=== DATA FOR PROCESSING ===

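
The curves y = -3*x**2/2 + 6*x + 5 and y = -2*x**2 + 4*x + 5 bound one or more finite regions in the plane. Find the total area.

16/3

Set the curves equal: -3*x**2/2 + 6*x + 5 = -2*x**2 + 4*x + 5, so x**2/2 + 2*x = 0, which factors as x*(x + 4)/2 = 0. The curves meet at x = -4, 0.
On [-4, 0], y = -2*x**2 + 4*x + 5 is on top; that piece has area ∫[-4,0] (-(x**2/2 + 2*x)) dx = 16/3.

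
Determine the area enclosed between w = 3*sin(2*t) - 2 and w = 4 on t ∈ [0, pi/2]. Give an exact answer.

-3 + 3*pi

On [0, pi/2], (3*sin(2*t) - 2) - (4) = 3*sin(2*t) - 6 is ≤ 0 throughout, so the area is a single integral of |3*sin(2*t) - 6|.
∫[0,pi/2] (3*sin(2*t) - 6) dt = 3 - 3*pi; the area of that piece is -3 + 3*pi.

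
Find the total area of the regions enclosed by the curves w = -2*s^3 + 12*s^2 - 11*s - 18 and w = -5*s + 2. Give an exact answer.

81

Set the curves equal: -2*s^3 + 12*s^2 - 11*s - 18 = -5*s + 2, so -2*s^3 + 12*s^2 - 6*s - 20 = 0, which factors as -2*(s - 5)*(s - 2)*(s + 1) = 0. The curves meet at s = -1, 2, 5.
On [-1, 2], w = -5*s + 2 is on top; that piece has area ∫[-1,2] (-(-2*s^3 + 12*s^2 - 6*s - 20)) ds = 81/2.
On [2, 5], w = -2*s^3 + 12*s^2 - 11*s - 18 is on top; that piece has area ∫[2,5] (-2*s^3 + 12*s^2 - 6*s - 20) ds = 81/2.
Total enclosed area = 81/2 + 81/2 = 81.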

===

• [WHAT TO PRODUCE]: Reproduce the listing above in its entirety, unchanged.

• [WRITTEN RESPONSE]:
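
The curves y = -3*x**2/2 + 6*x + 5 and y = -2*x**2 + 4*x + 5 bound one or more finite regions in the plane. Find the total area.

16/3

Set the curves equal: -3*x**2/2 + 6*x + 5 = -2*x**2 + 4*x + 5, so x**2/2 + 2*x = 0, which factors as x*(x + 4)/2 = 0. The curves meet at x = -4, 0.
On [-4, 0], y = -2*x**2 + 4*x + 5 is on top; that piece has area ∫[-4,0] (-(x**2/2 + 2*x)) dx = 16/3.

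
Determine the area enclosed between w = 3*sin(2*t) - 2 and w = 4 on t ∈ [0, pi/2]. Give an exact answer.

-3 + 3*pi

On [0, pi/2], (3*sin(2*t) - 2) - (4) = 3*sin(2*t) - 6 is ≤ 0 throughout, so the area is a single integral of |3*sin(2*t) - 6|.
∫[0,pi/2] (3*sin(2*t) - 6) dt = 3 - 3*pi; the area of that piece is -3 + 3*pi.

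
Find the total area of the regions enclosed by the curves w = -2*s^3 + 12*s^2 - 11*s - 18 and w = -5*s + 2. Give an exact answer.

81

Set the curves equal: -2*s^3 + 12*s^2 - 11*s - 18 = -5*s + 2, so -2*s^3 + 12*s^2 - 6*s - 20 = 0, which factors as -2*(s - 5)*(s - 2)*(s + 1) = 0. The curves meet at s = -1, 2, 5.
On [-1, 2], w = -5*s + 2 is on top; that piece has area ∫[-1,2] (-(-2*s^3 + 12*s^2 - 6*s - 20)) ds = 81/2.
On [2, 5], w = -2*s^3 + 12*s^2 - 11*s - 18 is on top; that piece has area ∫[2,5] (-2*s^3 + 12*s^2 - 6*s - 20) ds = 81/2.
Total enclosed area = 81/2 + 81/2 = 81.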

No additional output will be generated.